Please print the entries below exactly, from the line with "C = (9.5; 1.5)" through the line with "A_4 = (7,20)", including both of those lines and leaving out all others.

◆ ◆ ◆ ◆ ◆

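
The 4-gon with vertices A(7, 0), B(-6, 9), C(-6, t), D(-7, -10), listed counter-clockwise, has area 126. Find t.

Write out the shoelace sum; only the two edges meeting at C involve t:
2·Area = [((-6)·t − (-6)·9) + ((-6)·(-10) − (-7)·t)] + 133
       = 1·t + 247 = 252
⇒ t = 5.

5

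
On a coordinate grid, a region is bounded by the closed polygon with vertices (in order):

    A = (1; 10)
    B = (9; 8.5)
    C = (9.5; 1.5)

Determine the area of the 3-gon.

27.625

Apply the shoelace formula: 2A = Σ (x_i·y_{i+1} − x_{i+1}·y_i), indices taken mod 3.
Σ = (-81.5) + (-67.25) + (93.5) = -55.25
Area = |Σ|/2 = 27.625.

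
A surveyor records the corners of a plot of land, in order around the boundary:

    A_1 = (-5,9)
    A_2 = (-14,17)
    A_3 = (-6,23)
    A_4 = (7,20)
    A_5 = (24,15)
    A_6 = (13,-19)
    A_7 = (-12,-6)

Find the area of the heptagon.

Apply the shoelace (surveyor's) formula: 2A = Σ (x_i·y_{i+1} − x_{i+1}·y_i), indices taken mod 7.
Σ = (41) + (-220) + (-281) + (-375) + (-651) + (-306) + (-138) = -1930
Area = |Σ|/2 = 965.

965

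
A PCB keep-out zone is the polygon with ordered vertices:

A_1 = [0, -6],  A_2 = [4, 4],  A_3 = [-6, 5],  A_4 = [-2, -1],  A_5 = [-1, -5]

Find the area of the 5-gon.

49.5

Apply the surveyor's formula: 2A = Σ (x_i·y_{i+1} − x_{i+1}·y_i), indices taken mod 5.
Cross-terms: 24, 44, 16, 9, 6  ⇒  Σ = 99
Area = |Σ|/2 = 49.5.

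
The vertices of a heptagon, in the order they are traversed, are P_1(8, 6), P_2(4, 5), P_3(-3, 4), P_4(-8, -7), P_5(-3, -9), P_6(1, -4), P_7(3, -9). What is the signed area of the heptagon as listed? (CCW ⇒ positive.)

Apply the surveyor's formula: 2A = Σ (x_i·y_{i+1} − x_{i+1}·y_i), indices taken mod 7.
Cross-terms: 16, 31, 53, 51, 21, 3, 90  ⇒  Σ = 265
Signed area = Σ/2 = 132.5 (positive ⇒ counter-clockwise traversal).

132.5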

◆ ◆ ◆ ◆ ◆

● **Result**:
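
    C = (9.5; 1.5)

Determine the area of the 3-gon.

27.625

Apply the shoelace formula: 2A = Σ (x_i·y_{i+1} − x_{i+1}·y_i), indices taken mod 3.
Σ = (-81.5) + (-67.25) + (93.5) = -55.25
Area = |Σ|/2 = 27.625.

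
A surveyor records the corners of a plot of land, in order around the boundary:

    A_1 = (-5,9)
    A_2 = (-14,17)
    A_3 = (-6,23)
    A_4 = (7,20)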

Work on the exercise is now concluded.